▶ **Problem to solve**: Everything in the listing must be transcribed exactly, from the first line to the last.

▶ **Supplied information**:
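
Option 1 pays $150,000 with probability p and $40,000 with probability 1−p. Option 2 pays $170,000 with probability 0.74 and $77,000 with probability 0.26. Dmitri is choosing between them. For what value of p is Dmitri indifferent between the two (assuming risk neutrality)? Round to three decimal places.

p = 0.962

EV(Option 2) = 0.74 × 170000 + 0.26 × 77000 = 125800 + 20020 = 145820
p·150000 + (1−p)·40000 = 145820
110000p + 40000 = 145820
p = (145820 − 40000) / 110000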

▶ **Exercise result**:
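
Option 1 pays $150,000 with probability p and $40,000 with probability 1−p. Option 2 pays $170,000 with probability 0.74 and $77,000 with probability 0.26. Dmitri is choosing between them. For what value of p is Dmitri indifferent between the two (assuming risk neutrality)? Round to three decimal places.

p = 0.962

EV(Option 2) = 0.74 × 170000 + 0.26 × 77000 = 125800 + 20020 = 145820
p·150000 + (1−p)·40000 = 145820
110000p + 40000 = 145820
p = (145820 − 40000) / 110000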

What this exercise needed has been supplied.